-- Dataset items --

━━━━━━━━━━━━━━━━━━━━━━━━━━━━━━

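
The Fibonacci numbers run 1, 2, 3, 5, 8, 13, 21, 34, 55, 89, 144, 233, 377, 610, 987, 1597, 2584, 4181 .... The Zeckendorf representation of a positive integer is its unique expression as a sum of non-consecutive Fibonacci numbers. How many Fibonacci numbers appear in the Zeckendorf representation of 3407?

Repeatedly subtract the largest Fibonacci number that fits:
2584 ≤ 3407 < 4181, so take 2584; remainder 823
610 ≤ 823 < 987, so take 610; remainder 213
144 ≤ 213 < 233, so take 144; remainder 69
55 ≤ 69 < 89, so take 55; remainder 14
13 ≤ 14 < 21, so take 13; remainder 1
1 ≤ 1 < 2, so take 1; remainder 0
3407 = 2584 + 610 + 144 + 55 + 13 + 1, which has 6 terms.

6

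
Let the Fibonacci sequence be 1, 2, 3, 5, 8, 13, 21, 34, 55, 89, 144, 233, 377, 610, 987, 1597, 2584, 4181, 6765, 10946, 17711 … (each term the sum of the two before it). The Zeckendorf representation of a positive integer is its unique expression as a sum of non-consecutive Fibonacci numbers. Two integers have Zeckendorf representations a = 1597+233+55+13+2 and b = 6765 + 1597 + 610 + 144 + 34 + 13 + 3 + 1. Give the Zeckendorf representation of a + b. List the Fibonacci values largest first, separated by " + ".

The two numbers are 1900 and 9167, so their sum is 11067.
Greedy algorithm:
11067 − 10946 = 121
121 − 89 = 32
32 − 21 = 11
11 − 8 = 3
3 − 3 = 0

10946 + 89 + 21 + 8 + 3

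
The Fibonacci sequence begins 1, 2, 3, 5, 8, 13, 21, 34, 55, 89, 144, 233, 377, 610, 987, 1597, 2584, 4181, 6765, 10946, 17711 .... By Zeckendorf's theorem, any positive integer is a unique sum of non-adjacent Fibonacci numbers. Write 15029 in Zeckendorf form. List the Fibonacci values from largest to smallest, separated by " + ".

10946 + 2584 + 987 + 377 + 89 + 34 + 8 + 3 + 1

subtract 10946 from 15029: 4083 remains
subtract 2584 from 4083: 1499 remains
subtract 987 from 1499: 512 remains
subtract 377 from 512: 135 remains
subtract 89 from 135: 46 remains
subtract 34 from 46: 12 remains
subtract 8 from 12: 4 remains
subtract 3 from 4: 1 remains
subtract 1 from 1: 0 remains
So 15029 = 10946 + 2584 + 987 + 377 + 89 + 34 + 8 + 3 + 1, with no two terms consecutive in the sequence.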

━━━━━━━━━━━━━━━━━━━━━━━━━━━━━━

-- Task requirements --
Please copy the data above in its entirety, exactly as written.

-- Answer box --
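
The Fibonacci numbers run 1, 2, 3, 5, 8, 13, 21, 34, 55, 89, 144, 233, 377, 610, 987, 1597, 2584, 4181 .... The Zeckendorf representation of a positive integer is its unique expression as a sum of non-consecutive Fibonacci numbers. How many Fibonacci numbers appear in the Zeckendorf representation of 3407?

Repeatedly subtract the largest Fibonacci number that fits:
2584 ≤ 3407 < 4181, so take 2584; remainder 823
610 ≤ 823 < 987, so take 610; remainder 213
144 ≤ 213 < 233, so take 144; remainder 69
55 ≤ 69 < 89, so take 55; remainder 14
13 ≤ 14 < 21, so take 13; remainder 1
1 ≤ 1 < 2, so take 1; remainder 0
3407 = 2584 + 610 + 144 + 55 + 13 + 1, which has 6 terms.

6

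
Let the Fibonacci sequence be 1, 2, 3, 5, 8, 13, 21, 34, 55, 89, 144, 233, 377, 610, 987, 1597, 2584, 4181, 6765, 10946, 17711 … (each term the sum of the two before it). The Zeckendorf representation of a positive integer is its unique expression as a sum of non-consecutive Fibonacci numbers. Two integers have Zeckendorf representations a = 1597+233+55+13+2 and b = 6765 + 1597 + 610 + 144 + 34 + 13 + 3 + 1. Give the Zeckendorf representation of a + b. List the Fibonacci values largest first, separated by " + ".

The two numbers are 1900 and 9167, so their sum is 11067.
Greedy algorithm:
11067 − 10946 = 121
121 − 89 = 32
32 − 21 = 11
11 − 8 = 3
3 − 3 = 0

10946 + 89 + 21 + 8 + 3

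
The Fibonacci sequence begins 1, 2, 3, 5, 8, 13, 21, 34, 55, 89, 144, 233, 377, 610, 987, 1597, 2584, 4181, 6765, 10946, 17711 .... By Zeckendorf's theorem, any positive integer is a unique sum of non-adjacent Fibonacci numbers. Write 15029 in Zeckendorf form. List the Fibonacci values from largest to smallest, separated by " + ".

10946 + 2584 + 987 + 377 + 89 + 34 + 8 + 3 + 1

subtract 10946 from 15029: 4083 remains
subtract 2584 from 4083: 1499 remains
subtract 987 from 1499: 512 remains
subtract 377 from 512: 135 remains
subtract 89 from 135: 46 remains
subtract 34 from 46: 12 remains
subtract 8 from 12: 4 remains
subtract 3 from 4: 1 remains
subtract 1 from 1: 0 remains
So 15029 = 10946 + 2584 + 987 + 377 + 89 + 34 + 8 + 3 + 1, with no two terms consecutive in the sequence.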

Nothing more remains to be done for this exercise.